* _ACTIVITY_:
Each line below from the one containing "potential of an" through the one containing "[K⁺]ᵢ = 145" is to be given again exactly, and no line outside that span.

* _LISTED RECORDS_:
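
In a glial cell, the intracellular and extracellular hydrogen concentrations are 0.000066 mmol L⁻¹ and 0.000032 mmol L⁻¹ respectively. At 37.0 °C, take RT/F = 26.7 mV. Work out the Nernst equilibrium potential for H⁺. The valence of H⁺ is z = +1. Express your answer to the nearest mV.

-19 mV

E = (26.7/z) · ln([H⁺]_out/[H⁺]_in) with z = +1.
= (26.7/1) · ln(0.000032/0.000066) = 26.70 · ln(0.4848)
= 26.70 · (-0.7239) = -19.33 mV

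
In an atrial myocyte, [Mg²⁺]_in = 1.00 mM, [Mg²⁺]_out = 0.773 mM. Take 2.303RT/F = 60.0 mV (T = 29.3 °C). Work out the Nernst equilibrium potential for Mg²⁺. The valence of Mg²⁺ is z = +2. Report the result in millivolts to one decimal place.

-3.4 mV

E = (60.0/z) · log₁₀([Mg²⁺]_out/[Mg²⁺]_in) with z = +2.
= (60.0/2) · log₁₀(0.773/1.00) = 30.00 · log₁₀(0.773)
= 30.00 · (-0.1118) = -3.35 mV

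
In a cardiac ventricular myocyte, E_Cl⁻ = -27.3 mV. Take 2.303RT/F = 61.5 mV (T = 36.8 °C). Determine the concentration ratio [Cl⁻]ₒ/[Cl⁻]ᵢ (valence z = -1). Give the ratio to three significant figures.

log₁₀([out]/[in]) = E·z/(61.5) = -27.3 × -1 / 61.5 = 0.4439
[out]/[in] = 10^(0.4439) = 2.779

2.78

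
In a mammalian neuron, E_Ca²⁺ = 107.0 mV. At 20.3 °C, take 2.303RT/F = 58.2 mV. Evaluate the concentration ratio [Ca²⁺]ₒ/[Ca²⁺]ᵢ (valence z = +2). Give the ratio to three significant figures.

4750

log₁₀([out]/[in]) = E·z/(58.2) = 107.0 × 2 / 58.2 = 3.6770
[out]/[in] = 10^(3.6770) = 4753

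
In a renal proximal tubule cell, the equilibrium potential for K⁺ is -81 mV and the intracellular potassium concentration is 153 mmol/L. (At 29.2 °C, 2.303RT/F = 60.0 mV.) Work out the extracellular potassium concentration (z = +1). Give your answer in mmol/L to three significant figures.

6.83 mmol/L

Nernst: E = (60.0/1) · log₁₀([out]/[in]), so log₁₀([out]/[in]) = -81.0 × 1 / 60.0 = -1.3500.
[out]/[in] = 10^(-1.3500) = 0.04467.
[out] = 0.04467 × 153 = 6.834 mmol/L.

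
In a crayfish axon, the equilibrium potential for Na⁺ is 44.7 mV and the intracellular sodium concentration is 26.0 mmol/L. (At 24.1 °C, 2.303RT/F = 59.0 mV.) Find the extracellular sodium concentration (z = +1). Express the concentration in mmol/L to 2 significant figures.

150 mmol/L

Nernst: E = (59.0/1) · log₁₀([out]/[in]), so log₁₀([out]/[in]) = 44.7 × 1 / 59.0 = 0.7576.
[out]/[in] = 10^(0.7576) = 5.723.
[out] = 5.723 × 26.0 = 148.8 mmol/L.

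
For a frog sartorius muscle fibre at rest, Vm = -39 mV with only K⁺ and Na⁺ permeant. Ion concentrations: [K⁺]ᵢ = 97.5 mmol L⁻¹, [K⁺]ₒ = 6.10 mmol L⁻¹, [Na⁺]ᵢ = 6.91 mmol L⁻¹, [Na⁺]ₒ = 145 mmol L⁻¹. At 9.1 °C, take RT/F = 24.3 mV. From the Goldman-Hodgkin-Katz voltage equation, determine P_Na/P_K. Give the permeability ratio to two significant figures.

0.094

Let α = P_Na/P_K. GHK: Vm = 24.3·ln[(Kₒ + α·Naₒ)/(Kᵢ + α·Naᵢ)].
e^(Vm/24.3) = e^(-39.0/24.3) = 0.2009
So 0.2009·(Kᵢ + α·Naᵢ) = Kₒ + α·Naₒ → α = (0.2009·97.5 − 6.1) / (145.0 − 0.2009·6.91)
α = (19.59 − 6.1) / (145.0 − 1.388) = 13.49/143.6 = 0.09392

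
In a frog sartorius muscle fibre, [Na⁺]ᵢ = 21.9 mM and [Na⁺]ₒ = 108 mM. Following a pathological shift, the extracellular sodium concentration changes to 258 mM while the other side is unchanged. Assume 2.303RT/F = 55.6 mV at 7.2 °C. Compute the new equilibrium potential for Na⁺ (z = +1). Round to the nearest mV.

After the shift: [Na⁺]_out = 258, [Na⁺]_in = 21.9 mM.
E_new = (55.6/1)·log₁₀(258/21.9) = 55.60 · (1.0712) = 59.56 mV

60 mV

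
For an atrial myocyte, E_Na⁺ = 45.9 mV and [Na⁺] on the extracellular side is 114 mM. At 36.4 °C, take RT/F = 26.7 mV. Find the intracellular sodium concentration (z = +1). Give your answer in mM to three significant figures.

20.4 mM

Nernst: E = (26.7/1) · ln([out]/[in]), so ln([out]/[in]) = 45.9 × 1 / 26.7 = 1.7191.
[out]/[in] = e^(1.7191) = 5.58.
[in] = 114 / 5.58 = 20.43 mM.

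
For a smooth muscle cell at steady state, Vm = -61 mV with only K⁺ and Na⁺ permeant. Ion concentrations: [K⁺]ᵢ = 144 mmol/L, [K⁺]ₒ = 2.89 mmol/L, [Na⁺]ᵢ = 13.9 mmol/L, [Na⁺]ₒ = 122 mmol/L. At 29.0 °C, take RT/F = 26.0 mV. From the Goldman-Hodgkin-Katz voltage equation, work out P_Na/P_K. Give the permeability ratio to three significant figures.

Let α = P_Na/P_K. GHK: Vm = 26.0·ln[(Kₒ + α·Naₒ)/(Kᵢ + α·Naᵢ)].
e^(Vm/26.0) = e^(-61.0/26.0) = 0.095737
So 0.095737·(Kᵢ + α·Naᵢ) = Kₒ + α·Naₒ → α = (0.095737·144.0 − 2.89) / (122.0 − 0.095737·13.9)
α = (13.79 − 2.89) / (122.0 − 1.331) = 10.9/120.7 = 0.0903

0.0903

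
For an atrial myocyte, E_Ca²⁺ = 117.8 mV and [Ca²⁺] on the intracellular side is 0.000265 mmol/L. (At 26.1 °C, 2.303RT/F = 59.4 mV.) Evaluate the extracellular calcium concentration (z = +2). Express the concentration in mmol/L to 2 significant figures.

Nernst: E = (59.4/2) · log₁₀([out]/[in]), so log₁₀([out]/[in]) = 117.8 × 2 / 59.4 = 3.9663.
[out]/[in] = 10^(3.9663) = 9254.
[out] = 9254 × 0.000265 = 2.452 mmol/L.

2.5 mmol/L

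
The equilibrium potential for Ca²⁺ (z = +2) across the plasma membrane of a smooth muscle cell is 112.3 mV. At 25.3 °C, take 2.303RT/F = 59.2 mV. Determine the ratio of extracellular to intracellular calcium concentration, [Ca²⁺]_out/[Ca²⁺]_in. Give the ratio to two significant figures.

log₁₀([out]/[in]) = E·z/(59.2) = 112.3 × 2 / 59.2 = 3.7939
[out]/[in] = 10^(3.7939) = 6222

6200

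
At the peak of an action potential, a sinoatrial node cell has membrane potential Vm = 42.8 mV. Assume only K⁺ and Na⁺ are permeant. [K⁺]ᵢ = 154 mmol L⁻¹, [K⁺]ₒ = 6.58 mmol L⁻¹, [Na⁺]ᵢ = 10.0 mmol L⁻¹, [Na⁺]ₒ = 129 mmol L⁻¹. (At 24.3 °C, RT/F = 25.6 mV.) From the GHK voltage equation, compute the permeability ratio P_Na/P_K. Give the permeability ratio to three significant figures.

Let α = P_Na/P_K. GHK: Vm = 25.6·ln[(Kₒ + α·Naₒ)/(Kᵢ + α·Naᵢ)].
e^(Vm/25.6) = e^(42.8/25.6) = 5.3221
So 5.3221·(Kᵢ + α·Naᵢ) = Kₒ + α·Naₒ → α = (5.3221·154.0 − 6.58) / (129.0 − 5.3221·10.0)
α = (819.6 − 6.58) / (129.0 − 53.22) = 813/75.78 = 10.73

10.7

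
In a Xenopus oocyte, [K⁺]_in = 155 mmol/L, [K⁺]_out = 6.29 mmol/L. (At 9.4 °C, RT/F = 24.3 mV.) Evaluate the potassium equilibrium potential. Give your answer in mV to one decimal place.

-77.9 mV

E = (24.3/z) · ln([K⁺]_out/[K⁺]_in) with z = +1.
= (24.3/1) · ln(6.29/155) = 24.30 · ln(0.04058)
= 24.30 · (-3.2045) = -77.87 mV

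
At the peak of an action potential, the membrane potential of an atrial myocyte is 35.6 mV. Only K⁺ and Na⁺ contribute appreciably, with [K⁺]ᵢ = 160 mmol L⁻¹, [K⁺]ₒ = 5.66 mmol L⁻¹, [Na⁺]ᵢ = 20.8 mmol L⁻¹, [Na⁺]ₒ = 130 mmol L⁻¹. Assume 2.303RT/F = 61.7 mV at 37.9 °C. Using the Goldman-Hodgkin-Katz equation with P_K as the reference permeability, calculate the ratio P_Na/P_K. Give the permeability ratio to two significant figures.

12

Let α = P_Na/P_K. GHK: Vm = 61.7·log₁₀[(Kₒ + α·Naₒ)/(Kᵢ + α·Naᵢ)].
10^(Vm/61.7) = 10^(35.6/61.7) = 3.7756
So 3.7756·(Kᵢ + α·Naᵢ) = Kₒ + α·Naₒ → α = (3.7756·160.0 − 5.66) / (130.0 − 3.7756·20.8)
α = (604.1 − 5.66) / (130.0 − 78.53) = 598.4/51.47 = 11.63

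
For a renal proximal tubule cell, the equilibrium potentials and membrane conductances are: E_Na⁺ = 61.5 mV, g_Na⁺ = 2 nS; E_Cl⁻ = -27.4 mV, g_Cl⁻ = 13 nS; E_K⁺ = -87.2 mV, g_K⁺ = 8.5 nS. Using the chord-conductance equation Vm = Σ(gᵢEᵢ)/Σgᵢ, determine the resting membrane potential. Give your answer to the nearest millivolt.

Σ gᵢEᵢ = 2·(61.5) + 13·(-27.4) + 8.5·(-87.2) = -974.40
Σ gᵢ = 2 + 13 + 8.5 = 23.5
Vm = -974.40 / 23.5 = -41.46 mV

-41 mV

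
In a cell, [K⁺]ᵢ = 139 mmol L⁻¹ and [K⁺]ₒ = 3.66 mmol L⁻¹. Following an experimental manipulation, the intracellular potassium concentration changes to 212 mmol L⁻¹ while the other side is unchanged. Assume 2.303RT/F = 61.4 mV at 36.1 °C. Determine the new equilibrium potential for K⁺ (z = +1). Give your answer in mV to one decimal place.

After the shift: [K⁺]_out = 3.66, [K⁺]_in = 212 mmol L⁻¹.
E_new = (61.4/1)·log₁₀(3.66/212) = 61.40 · (-1.7629) = -108.24 mV

-108.2 mV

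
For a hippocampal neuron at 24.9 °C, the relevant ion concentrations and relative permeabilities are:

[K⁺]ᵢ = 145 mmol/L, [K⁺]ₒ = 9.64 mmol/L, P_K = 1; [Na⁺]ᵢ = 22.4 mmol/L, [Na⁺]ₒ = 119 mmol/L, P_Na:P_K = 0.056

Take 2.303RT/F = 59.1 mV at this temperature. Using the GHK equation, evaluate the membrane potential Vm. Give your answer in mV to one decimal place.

Vm = 59.1 · log₁₀[(Σ P·[cation]ₒ + Σ P·[anion]ᵢ) / (Σ P·[cation]ᵢ + Σ P·[anion]ₒ)]
Numerator = 1×9.64 + 0.056×119 = 16.3
Denominator = 1×145 + 0.056×22.4 = 146.3
Vm = 59.1 · log₁₀(0.11148) = 59.1 × (-0.9528) = -56.31 mV

-56.3 mV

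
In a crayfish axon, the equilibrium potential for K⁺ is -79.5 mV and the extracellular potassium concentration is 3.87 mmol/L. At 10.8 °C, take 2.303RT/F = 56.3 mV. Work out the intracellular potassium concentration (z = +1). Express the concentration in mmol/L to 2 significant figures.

100 mmol/L

Nernst: E = (56.3/1) · log₁₀([out]/[in]), so log₁₀([out]/[in]) = -79.5 × 1 / 56.3 = -1.4121.
[out]/[in] = 10^(-1.4121) = 0.03872.
[in] = 3.87 / 0.03872 = 99.95 mmol/L.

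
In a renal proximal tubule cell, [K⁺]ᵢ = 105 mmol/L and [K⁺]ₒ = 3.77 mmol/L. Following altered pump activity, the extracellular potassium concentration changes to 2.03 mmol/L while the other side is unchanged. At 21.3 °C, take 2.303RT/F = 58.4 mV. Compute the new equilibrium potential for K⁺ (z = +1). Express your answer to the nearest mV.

After the shift: [K⁺]_out = 2.03, [K⁺]_in = 105 mmol/L.
E_new = (58.4/1)·log₁₀(2.03/105) = 58.40 · (-1.7137) = -100.08 mV

-100 mV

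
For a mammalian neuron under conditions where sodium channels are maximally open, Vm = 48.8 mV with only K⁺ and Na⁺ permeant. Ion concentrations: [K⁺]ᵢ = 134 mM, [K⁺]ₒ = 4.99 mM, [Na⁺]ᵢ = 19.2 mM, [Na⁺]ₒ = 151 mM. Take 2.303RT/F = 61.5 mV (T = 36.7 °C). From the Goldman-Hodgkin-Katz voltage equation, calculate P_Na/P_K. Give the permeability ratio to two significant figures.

26

Let α = P_Na/P_K. GHK: Vm = 61.5·log₁₀[(Kₒ + α·Naₒ)/(Kᵢ + α·Naᵢ)].
10^(Vm/61.5) = 10^(48.8/61.5) = 6.2158
So 6.2158·(Kᵢ + α·Naᵢ) = Kₒ + α·Naₒ → α = (6.2158·134.0 − 4.99) / (151.0 − 6.2158·19.2)
α = (832.9 − 4.99) / (151.0 − 119.3) = 827.9/31.66 = 26.15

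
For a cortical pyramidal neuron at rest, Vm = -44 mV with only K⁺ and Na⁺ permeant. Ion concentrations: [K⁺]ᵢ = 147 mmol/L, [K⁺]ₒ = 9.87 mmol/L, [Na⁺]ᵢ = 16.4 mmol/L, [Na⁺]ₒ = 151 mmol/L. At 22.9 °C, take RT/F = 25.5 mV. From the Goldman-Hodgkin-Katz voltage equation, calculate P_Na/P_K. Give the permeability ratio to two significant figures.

Let α = P_Na/P_K. GHK: Vm = 25.5·ln[(Kₒ + α·Naₒ)/(Kᵢ + α·Naᵢ)].
e^(Vm/25.5) = e^(-44.0/25.5) = 0.17809
So 0.17809·(Kᵢ + α·Naᵢ) = Kₒ + α·Naₒ → α = (0.17809·147.0 − 9.87) / (151.0 − 0.17809·16.4)
α = (26.18 − 9.87) / (151.0 − 2.921) = 16.31/148.1 = 0.1101

0.11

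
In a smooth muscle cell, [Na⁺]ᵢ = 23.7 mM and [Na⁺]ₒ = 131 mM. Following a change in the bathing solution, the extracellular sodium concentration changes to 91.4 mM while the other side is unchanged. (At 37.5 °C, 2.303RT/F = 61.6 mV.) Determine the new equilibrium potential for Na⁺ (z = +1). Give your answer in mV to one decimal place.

36.1 mV

After the shift: [Na⁺]_out = 91.4, [Na⁺]_in = 23.7 mM.
E_new = (61.6/1)·log₁₀(91.4/23.7) = 61.60 · (0.5862) = 36.11 mV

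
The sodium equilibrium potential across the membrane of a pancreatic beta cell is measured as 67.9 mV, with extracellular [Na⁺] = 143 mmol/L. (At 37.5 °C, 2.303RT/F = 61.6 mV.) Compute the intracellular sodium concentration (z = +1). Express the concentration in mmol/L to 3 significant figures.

Nernst: E = (61.6/1) · log₁₀([out]/[in]), so log₁₀([out]/[in]) = 67.9 × 1 / 61.6 = 1.1023.
[out]/[in] = 10^(1.1023) = 12.66.
[in] = 143 / 12.66 = 11.3 mmol/L.

11.3 mmol/L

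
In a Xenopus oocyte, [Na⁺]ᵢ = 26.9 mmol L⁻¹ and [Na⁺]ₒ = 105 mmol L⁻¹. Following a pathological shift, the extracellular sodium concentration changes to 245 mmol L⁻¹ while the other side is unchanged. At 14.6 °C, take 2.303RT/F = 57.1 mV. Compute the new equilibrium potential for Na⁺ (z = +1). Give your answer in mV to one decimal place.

54.8 mV

After the shift: [Na⁺]_out = 245, [Na⁺]_in = 26.9 mmol L⁻¹.
E_new = (57.1/1)·log₁₀(245/26.9) = 57.10 · (0.9594) = 54.78 mV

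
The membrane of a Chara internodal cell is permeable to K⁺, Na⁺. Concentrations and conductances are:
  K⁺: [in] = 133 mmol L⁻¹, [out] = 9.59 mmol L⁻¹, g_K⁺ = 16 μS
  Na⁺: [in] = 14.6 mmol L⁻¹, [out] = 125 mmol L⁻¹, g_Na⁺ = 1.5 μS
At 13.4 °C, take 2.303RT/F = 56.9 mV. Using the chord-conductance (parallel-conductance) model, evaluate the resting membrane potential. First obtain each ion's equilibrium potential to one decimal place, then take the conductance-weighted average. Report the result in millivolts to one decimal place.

-54.9 mV

E_K⁺ = (56.9/1)·log₁₀(9.59/133) = -65.0 mV
E_Na⁺ = (56.9/1)·log₁₀(125/14.6) = 53.1 mV
Vm = (Σ gᵢEᵢ)/(Σ gᵢ) = (16·-65.0 + 1.5·53.1) / (16 + 1.5)
= -960.35 / 17.5 = -54.88 mV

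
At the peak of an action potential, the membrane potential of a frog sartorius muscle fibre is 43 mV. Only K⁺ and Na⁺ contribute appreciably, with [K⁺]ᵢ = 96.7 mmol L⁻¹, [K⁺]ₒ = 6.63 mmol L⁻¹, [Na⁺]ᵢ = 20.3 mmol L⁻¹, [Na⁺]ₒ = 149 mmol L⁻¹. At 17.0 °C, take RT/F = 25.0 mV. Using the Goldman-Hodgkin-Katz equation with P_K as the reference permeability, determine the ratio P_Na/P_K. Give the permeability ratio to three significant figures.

15.0

Let α = P_Na/P_K. GHK: Vm = 25.0·ln[(Kₒ + α·Naₒ)/(Kᵢ + α·Naᵢ)].
e^(Vm/25.0) = e^(43.0/25.0) = 5.5845
So 5.5845·(Kᵢ + α·Naᵢ) = Kₒ + α·Naₒ → α = (5.5845·96.7 − 6.63) / (149.0 − 5.5845·20.3)
α = (540 − 6.63) / (149.0 − 113.4) = 533.4/35.63 = 14.97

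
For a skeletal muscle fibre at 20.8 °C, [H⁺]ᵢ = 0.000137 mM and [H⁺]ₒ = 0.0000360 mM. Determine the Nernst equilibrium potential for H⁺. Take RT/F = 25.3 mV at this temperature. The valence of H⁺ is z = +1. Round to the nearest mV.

-34 mV

E = (25.3/z) · ln([H⁺]_out/[H⁺]_in) with z = +1.
= (25.3/1) · ln(0.0000360/0.000137) = 25.30 · ln(0.2628)
= 25.30 · (-1.3365) = -33.81 mV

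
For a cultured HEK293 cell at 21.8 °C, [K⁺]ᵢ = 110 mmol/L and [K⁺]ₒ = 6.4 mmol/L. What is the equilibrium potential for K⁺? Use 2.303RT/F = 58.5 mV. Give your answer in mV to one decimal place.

-72.3 mV

E = (58.5/z) · log₁₀([K⁺]_out/[K⁺]_in) with z = +1.
= (58.5/1) · log₁₀(6.4/110) = 58.50 · log₁₀(0.05818)
= 58.50 · (-1.2352) = -72.26 mV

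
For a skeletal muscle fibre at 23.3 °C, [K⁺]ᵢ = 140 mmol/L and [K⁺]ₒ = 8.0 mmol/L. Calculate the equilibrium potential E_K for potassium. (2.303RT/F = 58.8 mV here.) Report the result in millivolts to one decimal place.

-73.1 mV

E = (58.8/z) · log₁₀([K⁺]_out/[K⁺]_in) with z = +1.
= (58.8/1) · log₁₀(8.0/140) = 58.80 · log₁₀(0.05714)
= 58.80 · (-1.2430) = -73.09 mV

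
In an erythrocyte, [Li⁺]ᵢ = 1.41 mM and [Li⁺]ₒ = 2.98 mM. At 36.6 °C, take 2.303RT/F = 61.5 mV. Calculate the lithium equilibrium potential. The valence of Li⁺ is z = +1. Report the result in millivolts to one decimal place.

E = (61.5/z) · log₁₀([Li⁺]_out/[Li⁺]_in) with z = +1.
= (61.5/1) · log₁₀(2.98/1.41) = 61.50 · log₁₀(2.113)
= 61.50 · (0.3250) = 19.99 mV

20.0 mV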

* _ANSWER SPACE_:
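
At the peak of an action potential, the membrane potential of an atrial myocyte is 35.6 mV. Only K⁺ and Na⁺ contribute appreciably, with [K⁺]ᵢ = 160 mmol L⁻¹, [K⁺]ₒ = 5.66 mmol L⁻¹, [Na⁺]ᵢ = 20.8 mmol L⁻¹, [Na⁺]ₒ = 130 mmol L⁻¹. Assume 2.303RT/F = 61.7 mV at 37.9 °C. Using the Goldman-Hodgkin-Katz equation with P_K as the reference permeability, calculate the ratio P_Na/P_K. Give the permeability ratio to two significant figures.

12

Let α = P_Na/P_K. GHK: Vm = 61.7·log₁₀[(Kₒ + α·Naₒ)/(Kᵢ + α·Naᵢ)].
10^(Vm/61.7) = 10^(35.6/61.7) = 3.7756
So 3.7756·(Kᵢ + α·Naᵢ) = Kₒ + α·Naₒ → α = (3.7756·160.0 − 5.66) / (130.0 − 3.7756·20.8)
α = (604.1 − 5.66) / (130.0 − 78.53) = 598.4/51.47 = 11.63

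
For a renal proximal tubule cell, the equilibrium potentials and membrane conductances are: E_Na⁺ = 61.5 mV, g_Na⁺ = 2 nS; E_Cl⁻ = -27.4 mV, g_Cl⁻ = 13 nS; E_K⁺ = -87.2 mV, g_K⁺ = 8.5 nS. Using the chord-conductance equation Vm = Σ(gᵢEᵢ)/Σgᵢ, determine the resting membrane potential. Give your answer to the nearest millivolt.

Σ gᵢEᵢ = 2·(61.5) + 13·(-27.4) + 8.5·(-87.2) = -974.40
Σ gᵢ = 2 + 13 + 8.5 = 23.5
Vm = -974.40 / 23.5 = -41.46 mV

-41 mV

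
In a cell, [K⁺]ᵢ = 139 mmol L⁻¹ and [K⁺]ₒ = 3.66 mmol L⁻¹. Following an experimental manipulation, the intracellular potassium concentration changes to 212 mmol L⁻¹ while the other side is unchanged. Assume 2.303RT/F = 61.4 mV at 36.1 °C. Determine the new equilibrium potential for K⁺ (z = +1). Give your answer in mV to one decimal place.

After the shift: [K⁺]_out = 3.66, [K⁺]_in = 212 mmol L⁻¹.
E_new = (61.4/1)·log₁₀(3.66/212) = 61.40 · (-1.7629) = -108.24 mV

-108.2 mV

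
For a hippocampal neuron at 24.9 °C, the relevant ion concentrations and relative permeabilities are:

[K⁺]ᵢ = 145 mmol/L, [K⁺]ₒ = 9.64 mmol/L, P_K = 1; [Na⁺]ᵢ = 22.4 mmol/L, [Na⁺]ₒ = 119 mmol/L, P_Na:P_K = 0.056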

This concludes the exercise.